AIM OF THE TASK. Only the lines of the data below from the one with "a0 at (4,4) state=SE" through the one with "Consider an agent-based" are wanted. Repeat them exactly.

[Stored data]
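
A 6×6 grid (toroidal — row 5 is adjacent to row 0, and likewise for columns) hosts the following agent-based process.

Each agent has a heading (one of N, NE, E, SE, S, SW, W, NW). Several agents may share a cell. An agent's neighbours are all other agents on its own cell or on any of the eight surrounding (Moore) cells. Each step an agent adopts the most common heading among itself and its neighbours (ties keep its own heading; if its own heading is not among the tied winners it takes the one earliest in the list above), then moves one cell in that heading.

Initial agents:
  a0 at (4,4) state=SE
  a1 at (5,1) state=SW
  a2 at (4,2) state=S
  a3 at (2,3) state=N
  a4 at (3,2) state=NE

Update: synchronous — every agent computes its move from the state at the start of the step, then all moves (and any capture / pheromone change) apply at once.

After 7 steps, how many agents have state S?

1

t=1: a0@(5,5):SE a1@(0,0):SW a2@(5,2):S a3@(1,3):N a4@(2,3):NE
t=2: a0@(0,0):SE a1@(1,5):SW a2@(0,2):S a3@(0,3):N a4@(1,4):NE
t=3: a0@(1,1):SE a1@(2,4):SW a2@(1,2):S a3@(5,3):N a4@(0,5):NE
t=4: a0@(2,2):SE a1@(3,3):SW a2@(2,2):S a3@(4,3):N a4@(5,0):NE
t=5: a0@(3,3):SE a1@(4,2):SW a2@(3,2):S a3@(3,3):N a4@(4,1):NE
t=6: a0@(4,4):SE a1@(5,1):SW a2@(4,2):S a3@(2,3):N a4@(3,2):NE
t=7: a0@(5,5):SE a1@(0,0):SW a2@(5,2):S a3@(1,3):N a4@(2,3):NE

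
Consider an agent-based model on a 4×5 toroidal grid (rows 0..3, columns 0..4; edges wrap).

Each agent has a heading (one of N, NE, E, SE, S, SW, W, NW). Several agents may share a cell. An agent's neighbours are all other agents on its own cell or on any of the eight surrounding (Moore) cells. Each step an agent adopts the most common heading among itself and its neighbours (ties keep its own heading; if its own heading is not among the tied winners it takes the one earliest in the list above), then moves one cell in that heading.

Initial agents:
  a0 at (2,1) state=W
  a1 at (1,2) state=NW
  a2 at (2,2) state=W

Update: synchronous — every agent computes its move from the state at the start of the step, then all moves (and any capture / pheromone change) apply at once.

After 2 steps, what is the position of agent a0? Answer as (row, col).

(2, 4)

t=1: a0@(2,0):W a1@(1,1):W a2@(2,1):W
t=2: a0@(2,4):W a1@(1,0):W a2@(2,0):W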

ANSWER SECTION.
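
  a0 at (4,4) state=SE
  a1 at (5,1) state=SW
  a2 at (4,2) state=S
  a3 at (2,3) state=N
  a4 at (3,2) state=NE

Update: synchronous — every agent computes its move from the state at the start of the step, then all moves (and any capture / pheromone change) apply at once.

After 7 steps, how many agents have state S?

1

t=1: a0@(5,5):SE a1@(0,0):SW a2@(5,2):S a3@(1,3):N a4@(2,3):NE
t=2: a0@(0,0):SE a1@(1,5):SW a2@(0,2):S a3@(0,3):N a4@(1,4):NE
t=3: a0@(1,1):SE a1@(2,4):SW a2@(1,2):S a3@(5,3):N a4@(0,5):NE
t=4: a0@(2,2):SE a1@(3,3):SW a2@(2,2):S a3@(4,3):N a4@(5,0):NE
t=5: a0@(3,3):SE a1@(4,2):SW a2@(3,2):S a3@(3,3):N a4@(4,1):NE
t=6: a0@(4,4):SE a1@(5,1):SW a2@(4,2):S a3@(2,3):N a4@(3,2):NE
t=7: a0@(5,5):SE a1@(0,0):SW a2@(5,2):S a3@(1,3):N a4@(2,3):NE

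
Consider an agent-based model on a 4×5 toroidal grid (rows 0..3, columns 0..4; edges wrap).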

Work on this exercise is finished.